-- WHAT THE TASK ASKS --
Search term "beyond": please copy every line of the records below that contains it.

=== Section Start ===

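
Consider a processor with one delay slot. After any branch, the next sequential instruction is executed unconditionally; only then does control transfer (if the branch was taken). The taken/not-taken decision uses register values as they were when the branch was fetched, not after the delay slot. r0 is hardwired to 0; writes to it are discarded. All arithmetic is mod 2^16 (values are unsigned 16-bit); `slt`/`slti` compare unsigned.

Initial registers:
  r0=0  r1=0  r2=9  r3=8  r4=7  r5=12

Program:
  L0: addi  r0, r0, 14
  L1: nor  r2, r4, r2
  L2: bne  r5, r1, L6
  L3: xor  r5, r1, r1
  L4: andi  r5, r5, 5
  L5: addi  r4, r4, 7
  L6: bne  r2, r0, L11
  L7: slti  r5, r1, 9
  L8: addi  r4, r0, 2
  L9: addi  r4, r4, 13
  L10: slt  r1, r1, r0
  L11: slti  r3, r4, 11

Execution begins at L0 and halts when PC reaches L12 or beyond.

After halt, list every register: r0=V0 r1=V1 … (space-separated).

[0] addi  r0, r0, 14  →  {r0:0, r1:0, r2:9, r3:8, r4:7, r5:12}
[1] nor  r2, r4, r2  →  {r0:0, r1:0, r2:65520, r3:8, r4:7, r5:12}
[2] bne  r5, r1, L6  →  {r0:0, r1:0, r2:65520, r3:8, r4:7, r5:12}  ⟨branch taken⟩
[3] xor  r5, r1, r1  →  {r0:0, r1:0, r2:65520, r3:8, r4:7, r5:0}
[6] bne  r2, r0, L11  →  {r0:0, r1:0, r2:65520, r3:8, r4:7, r5:0}  ⟨branch taken⟩
[7] slti  r5, r1, 9  →  {r0:0, r1:0, r2:65520, r3:8, r4:7, r5:1}
[11] slti  r3, r4, 11  →  {r0:0, r1:0, r2:65520, r3:1, r4:7, r5:1}

r0=0 r1=0 r2=65520 r3=1 r4=7 r5=1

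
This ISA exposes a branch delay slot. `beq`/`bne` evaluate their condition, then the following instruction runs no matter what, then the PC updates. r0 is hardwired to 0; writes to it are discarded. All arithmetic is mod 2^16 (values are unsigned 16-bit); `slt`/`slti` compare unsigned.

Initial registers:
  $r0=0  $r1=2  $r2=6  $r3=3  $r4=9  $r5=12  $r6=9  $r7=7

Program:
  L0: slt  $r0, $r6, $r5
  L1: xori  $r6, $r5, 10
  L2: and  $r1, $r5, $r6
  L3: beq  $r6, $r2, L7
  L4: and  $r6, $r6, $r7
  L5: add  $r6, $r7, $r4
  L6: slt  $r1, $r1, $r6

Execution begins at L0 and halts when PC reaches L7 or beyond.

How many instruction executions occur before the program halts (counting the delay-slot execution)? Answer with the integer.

  step pc=0: slt  $r0, $r6, $r5  regs=(0,2,6,3,9,12,9,7)
  step pc=1: xori  $r6, $r5, 10  regs=(0,2,6,3,9,12,6,7)
  step pc=2: and  $r1, $r5, $r6  regs=(0,4,6,3,9,12,6,7)
  step pc=3: beq  $r6, $r2, L7  cond=T  regs=(0,4,6,3,9,12,6,7)
  step pc=4: and  $r6, $r6, $r7  regs=(0,4,6,3,9,12,6,7)

5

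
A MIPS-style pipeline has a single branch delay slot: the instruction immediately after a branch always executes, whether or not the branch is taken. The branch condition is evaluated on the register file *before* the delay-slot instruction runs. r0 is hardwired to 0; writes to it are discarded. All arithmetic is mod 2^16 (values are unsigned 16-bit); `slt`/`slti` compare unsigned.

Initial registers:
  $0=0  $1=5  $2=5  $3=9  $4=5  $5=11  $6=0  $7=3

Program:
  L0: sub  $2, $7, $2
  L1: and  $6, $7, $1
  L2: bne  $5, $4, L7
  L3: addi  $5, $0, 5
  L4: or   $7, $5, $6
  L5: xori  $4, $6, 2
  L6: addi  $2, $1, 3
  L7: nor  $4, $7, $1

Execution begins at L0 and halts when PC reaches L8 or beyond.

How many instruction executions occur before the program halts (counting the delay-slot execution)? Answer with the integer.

5

  step pc=0: sub  $2, $7, $2  regs=(0,5,65534,9,5,11,0,3)
  step pc=1: and  $6, $7, $1  regs=(0,5,65534,9,5,11,1,3)
  step pc=2: bne  $5, $4, L7  cond=T  regs=(0,5,65534,9,5,11,1,3)
  step pc=3: addi  $5, $0, 5  regs=(0,5,65534,9,5,5,1,3)
  step pc=7: nor  $4, $7, $1  regs=(0,5,65534,9,65528,5,1,3)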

=== Section End ===

-- EXERCISE OUTPUT --
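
Execution begins at L0 and halts when PC reaches L12 or beyond.
Execution begins at L0 and halts when PC reaches L7 or beyond.
Execution begins at L0 and halts when PC reaches L8 or beyond.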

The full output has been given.